> SOURCE MATERIAL
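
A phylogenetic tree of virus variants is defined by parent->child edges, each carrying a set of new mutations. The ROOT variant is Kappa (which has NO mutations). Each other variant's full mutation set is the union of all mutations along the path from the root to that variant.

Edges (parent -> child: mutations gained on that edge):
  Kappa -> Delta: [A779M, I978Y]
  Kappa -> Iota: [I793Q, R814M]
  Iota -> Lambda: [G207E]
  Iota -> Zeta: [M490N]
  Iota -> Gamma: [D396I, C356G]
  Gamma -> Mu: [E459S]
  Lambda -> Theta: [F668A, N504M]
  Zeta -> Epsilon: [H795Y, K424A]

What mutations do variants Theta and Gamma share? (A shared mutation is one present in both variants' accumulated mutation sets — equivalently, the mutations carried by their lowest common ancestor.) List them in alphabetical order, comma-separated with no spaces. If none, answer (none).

Accumulating mutations along path to Theta:
  At Kappa: gained [] -> total []
  At Iota: gained ['I793Q', 'R814M'] -> total ['I793Q', 'R814M']
  At Lambda: gained ['G207E'] -> total ['G207E', 'I793Q', 'R814M']
  At Theta: gained ['F668A', 'N504M'] -> total ['F668A', 'G207E', 'I793Q', 'N504M', 'R814M']
Mutations(Theta) = ['F668A', 'G207E', 'I793Q', 'N504M', 'R814M']
Accumulating mutations along path to Gamma:
  At Kappa: gained [] -> total []
  At Iota: gained ['I793Q', 'R814M'] -> total ['I793Q', 'R814M']
  At Gamma: gained ['D396I', 'C356G'] -> total ['C356G', 'D396I', 'I793Q', 'R814M']
Mutations(Gamma) = ['C356G', 'D396I', 'I793Q', 'R814M']
Intersection: ['F668A', 'G207E', 'I793Q', 'N504M', 'R814M'] ∩ ['C356G', 'D396I', 'I793Q', 'R814M'] = ['I793Q', 'R814M']

Answer: I793Q,R814M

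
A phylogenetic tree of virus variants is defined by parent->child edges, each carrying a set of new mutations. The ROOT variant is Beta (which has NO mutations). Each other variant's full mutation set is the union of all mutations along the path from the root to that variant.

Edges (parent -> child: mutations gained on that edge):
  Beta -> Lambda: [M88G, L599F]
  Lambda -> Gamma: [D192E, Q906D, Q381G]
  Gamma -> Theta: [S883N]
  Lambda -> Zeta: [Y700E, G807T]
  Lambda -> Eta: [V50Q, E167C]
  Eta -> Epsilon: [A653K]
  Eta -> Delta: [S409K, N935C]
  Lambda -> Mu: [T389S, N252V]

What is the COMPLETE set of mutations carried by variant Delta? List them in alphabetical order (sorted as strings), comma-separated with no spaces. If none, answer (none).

Answer: E167C,L599F,M88G,N935C,S409K,V50Q

Derivation:
At Beta: gained [] -> total []
At Lambda: gained ['M88G', 'L599F'] -> total ['L599F', 'M88G']
At Eta: gained ['V50Q', 'E167C'] -> total ['E167C', 'L599F', 'M88G', 'V50Q']
At Delta: gained ['S409K', 'N935C'] -> total ['E167C', 'L599F', 'M88G', 'N935C', 'S409K', 'V50Q']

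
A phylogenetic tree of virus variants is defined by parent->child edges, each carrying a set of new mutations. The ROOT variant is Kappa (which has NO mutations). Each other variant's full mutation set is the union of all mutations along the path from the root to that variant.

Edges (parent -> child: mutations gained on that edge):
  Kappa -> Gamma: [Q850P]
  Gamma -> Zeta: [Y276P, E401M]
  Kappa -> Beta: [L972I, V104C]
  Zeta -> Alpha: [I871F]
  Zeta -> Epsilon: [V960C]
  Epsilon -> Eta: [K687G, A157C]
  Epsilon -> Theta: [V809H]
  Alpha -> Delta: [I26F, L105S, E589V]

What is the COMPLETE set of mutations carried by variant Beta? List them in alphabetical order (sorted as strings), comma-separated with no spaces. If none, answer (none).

Answer: L972I,V104C

Derivation:
At Kappa: gained [] -> total []
At Beta: gained ['L972I', 'V104C'] -> total ['L972I', 'V104C']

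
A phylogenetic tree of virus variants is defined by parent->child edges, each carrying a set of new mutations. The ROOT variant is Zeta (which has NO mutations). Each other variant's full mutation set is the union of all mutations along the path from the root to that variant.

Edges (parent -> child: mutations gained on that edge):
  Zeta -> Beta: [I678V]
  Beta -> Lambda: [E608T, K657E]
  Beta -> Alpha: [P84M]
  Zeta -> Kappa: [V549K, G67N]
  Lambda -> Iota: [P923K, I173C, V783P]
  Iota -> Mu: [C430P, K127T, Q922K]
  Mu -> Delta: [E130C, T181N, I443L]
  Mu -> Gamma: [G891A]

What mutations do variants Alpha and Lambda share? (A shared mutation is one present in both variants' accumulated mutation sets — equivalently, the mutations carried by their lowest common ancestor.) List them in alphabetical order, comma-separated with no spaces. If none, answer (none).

Answer: I678V

Derivation:
Accumulating mutations along path to Alpha:
  At Zeta: gained [] -> total []
  At Beta: gained ['I678V'] -> total ['I678V']
  At Alpha: gained ['P84M'] -> total ['I678V', 'P84M']
Mutations(Alpha) = ['I678V', 'P84M']
Accumulating mutations along path to Lambda:
  At Zeta: gained [] -> total []
  At Beta: gained ['I678V'] -> total ['I678V']
  At Lambda: gained ['E608T', 'K657E'] -> total ['E608T', 'I678V', 'K657E']
Mutations(Lambda) = ['E608T', 'I678V', 'K657E']
Intersection: ['I678V', 'P84M'] ∩ ['E608T', 'I678V', 'K657E'] = ['I678V']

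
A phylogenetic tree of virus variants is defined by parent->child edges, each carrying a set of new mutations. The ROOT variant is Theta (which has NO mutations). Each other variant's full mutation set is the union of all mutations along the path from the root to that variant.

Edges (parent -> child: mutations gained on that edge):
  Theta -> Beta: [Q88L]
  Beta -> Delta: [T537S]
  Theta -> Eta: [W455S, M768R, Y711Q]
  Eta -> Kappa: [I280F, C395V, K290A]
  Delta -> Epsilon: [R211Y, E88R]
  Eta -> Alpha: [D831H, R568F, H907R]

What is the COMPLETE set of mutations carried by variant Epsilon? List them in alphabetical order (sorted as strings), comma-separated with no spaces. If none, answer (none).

Answer: E88R,Q88L,R211Y,T537S

Derivation:
At Theta: gained [] -> total []
At Beta: gained ['Q88L'] -> total ['Q88L']
At Delta: gained ['T537S'] -> total ['Q88L', 'T537S']
At Epsilon: gained ['R211Y', 'E88R'] -> total ['E88R', 'Q88L', 'R211Y', 'T537S']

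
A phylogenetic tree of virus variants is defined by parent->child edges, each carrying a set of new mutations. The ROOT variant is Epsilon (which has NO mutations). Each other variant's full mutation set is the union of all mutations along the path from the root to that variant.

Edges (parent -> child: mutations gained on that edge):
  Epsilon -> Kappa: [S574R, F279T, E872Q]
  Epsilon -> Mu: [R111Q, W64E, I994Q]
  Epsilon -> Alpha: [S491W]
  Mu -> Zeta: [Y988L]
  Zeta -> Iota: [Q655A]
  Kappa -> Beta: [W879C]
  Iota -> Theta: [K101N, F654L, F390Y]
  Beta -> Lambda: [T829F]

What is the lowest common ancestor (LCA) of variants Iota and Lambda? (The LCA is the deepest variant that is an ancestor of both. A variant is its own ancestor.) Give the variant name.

Answer: Epsilon

Derivation:
Path from root to Iota: Epsilon -> Mu -> Zeta -> Iota
  ancestors of Iota: {Epsilon, Mu, Zeta, Iota}
Path from root to Lambda: Epsilon -> Kappa -> Beta -> Lambda
  ancestors of Lambda: {Epsilon, Kappa, Beta, Lambda}
Common ancestors: {Epsilon}
Walk up from Lambda: Lambda (not in ancestors of Iota), Beta (not in ancestors of Iota), Kappa (not in ancestors of Iota), Epsilon (in ancestors of Iota)
Deepest common ancestor (LCA) = Epsilon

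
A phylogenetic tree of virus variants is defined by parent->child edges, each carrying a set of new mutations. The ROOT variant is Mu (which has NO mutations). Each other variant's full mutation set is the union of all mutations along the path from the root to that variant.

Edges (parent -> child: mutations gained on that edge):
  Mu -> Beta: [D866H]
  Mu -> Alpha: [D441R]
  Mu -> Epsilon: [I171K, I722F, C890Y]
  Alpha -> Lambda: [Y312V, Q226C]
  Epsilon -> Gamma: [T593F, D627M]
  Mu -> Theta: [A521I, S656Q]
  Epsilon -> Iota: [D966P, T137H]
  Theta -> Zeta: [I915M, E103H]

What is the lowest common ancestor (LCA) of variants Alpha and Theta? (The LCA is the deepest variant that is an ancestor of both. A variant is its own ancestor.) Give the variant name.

Answer: Mu

Derivation:
Path from root to Alpha: Mu -> Alpha
  ancestors of Alpha: {Mu, Alpha}
Path from root to Theta: Mu -> Theta
  ancestors of Theta: {Mu, Theta}
Common ancestors: {Mu}
Walk up from Theta: Theta (not in ancestors of Alpha), Mu (in ancestors of Alpha)
Deepest common ancestor (LCA) = Mu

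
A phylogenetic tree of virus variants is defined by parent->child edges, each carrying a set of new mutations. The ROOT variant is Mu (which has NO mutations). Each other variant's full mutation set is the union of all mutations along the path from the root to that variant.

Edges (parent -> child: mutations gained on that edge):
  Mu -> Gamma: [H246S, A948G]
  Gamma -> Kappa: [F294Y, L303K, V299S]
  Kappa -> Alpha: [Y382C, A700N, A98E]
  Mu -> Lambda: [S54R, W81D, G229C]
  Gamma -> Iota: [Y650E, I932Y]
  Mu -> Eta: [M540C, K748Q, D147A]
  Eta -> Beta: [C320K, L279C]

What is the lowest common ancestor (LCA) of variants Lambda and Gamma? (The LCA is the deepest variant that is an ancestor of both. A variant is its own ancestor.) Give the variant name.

Path from root to Lambda: Mu -> Lambda
  ancestors of Lambda: {Mu, Lambda}
Path from root to Gamma: Mu -> Gamma
  ancestors of Gamma: {Mu, Gamma}
Common ancestors: {Mu}
Walk up from Gamma: Gamma (not in ancestors of Lambda), Mu (in ancestors of Lambda)
Deepest common ancestor (LCA) = Mu

Answer: Mu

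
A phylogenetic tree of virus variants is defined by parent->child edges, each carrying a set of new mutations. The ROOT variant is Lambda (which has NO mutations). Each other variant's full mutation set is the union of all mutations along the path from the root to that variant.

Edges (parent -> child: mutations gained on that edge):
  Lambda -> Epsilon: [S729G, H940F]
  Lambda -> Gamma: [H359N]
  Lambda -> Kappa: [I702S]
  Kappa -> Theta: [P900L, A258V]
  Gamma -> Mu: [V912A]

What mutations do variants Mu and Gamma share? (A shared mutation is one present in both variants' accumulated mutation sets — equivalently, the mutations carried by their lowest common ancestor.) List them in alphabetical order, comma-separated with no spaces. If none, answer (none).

Accumulating mutations along path to Mu:
  At Lambda: gained [] -> total []
  At Gamma: gained ['H359N'] -> total ['H359N']
  At Mu: gained ['V912A'] -> total ['H359N', 'V912A']
Mutations(Mu) = ['H359N', 'V912A']
Accumulating mutations along path to Gamma:
  At Lambda: gained [] -> total []
  At Gamma: gained ['H359N'] -> total ['H359N']
Mutations(Gamma) = ['H359N']
Intersection: ['H359N', 'V912A'] ∩ ['H359N'] = ['H359N']

Answer: H359N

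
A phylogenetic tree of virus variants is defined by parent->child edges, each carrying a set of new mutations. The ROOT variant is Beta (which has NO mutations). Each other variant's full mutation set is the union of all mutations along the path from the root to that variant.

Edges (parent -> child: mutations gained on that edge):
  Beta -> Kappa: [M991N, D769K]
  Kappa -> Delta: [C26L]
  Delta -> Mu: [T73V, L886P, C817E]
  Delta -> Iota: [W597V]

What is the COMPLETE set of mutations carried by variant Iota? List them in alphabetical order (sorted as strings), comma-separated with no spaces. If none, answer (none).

Answer: C26L,D769K,M991N,W597V

Derivation:
At Beta: gained [] -> total []
At Kappa: gained ['M991N', 'D769K'] -> total ['D769K', 'M991N']
At Delta: gained ['C26L'] -> total ['C26L', 'D769K', 'M991N']
At Iota: gained ['W597V'] -> total ['C26L', 'D769K', 'M991N', 'W597V']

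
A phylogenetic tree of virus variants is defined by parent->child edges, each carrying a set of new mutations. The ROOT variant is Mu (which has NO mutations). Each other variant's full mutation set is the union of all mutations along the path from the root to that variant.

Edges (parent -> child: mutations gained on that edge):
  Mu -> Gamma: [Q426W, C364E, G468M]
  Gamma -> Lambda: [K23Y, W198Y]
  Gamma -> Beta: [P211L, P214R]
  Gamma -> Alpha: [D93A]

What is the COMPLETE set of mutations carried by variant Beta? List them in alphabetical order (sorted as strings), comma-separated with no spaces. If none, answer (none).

Answer: C364E,G468M,P211L,P214R,Q426W

Derivation:
At Mu: gained [] -> total []
At Gamma: gained ['Q426W', 'C364E', 'G468M'] -> total ['C364E', 'G468M', 'Q426W']
At Beta: gained ['P211L', 'P214R'] -> total ['C364E', 'G468M', 'P211L', 'P214R', 'Q426W']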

> WHAT YOU SHOULD DO
Using the entries above, give again exactly the lines from the line holding "variant is Lambda" through the line holding "Gamma -> Mu: [V912A]". Include both end lines and nothing else.

> ANSWER TO THIS TASK
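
A phylogenetic tree of virus variants is defined by parent->child edges, each carrying a set of new mutations. The ROOT variant is Lambda (which has NO mutations). Each other variant's full mutation set is the union of all mutations along the path from the root to that variant.

Edges (parent -> child: mutations gained on that edge):
  Lambda -> Epsilon: [S729G, H940F]
  Lambda -> Gamma: [H359N]
  Lambda -> Kappa: [I702S]
  Kappa -> Theta: [P900L, A258V]
  Gamma -> Mu: [V912A]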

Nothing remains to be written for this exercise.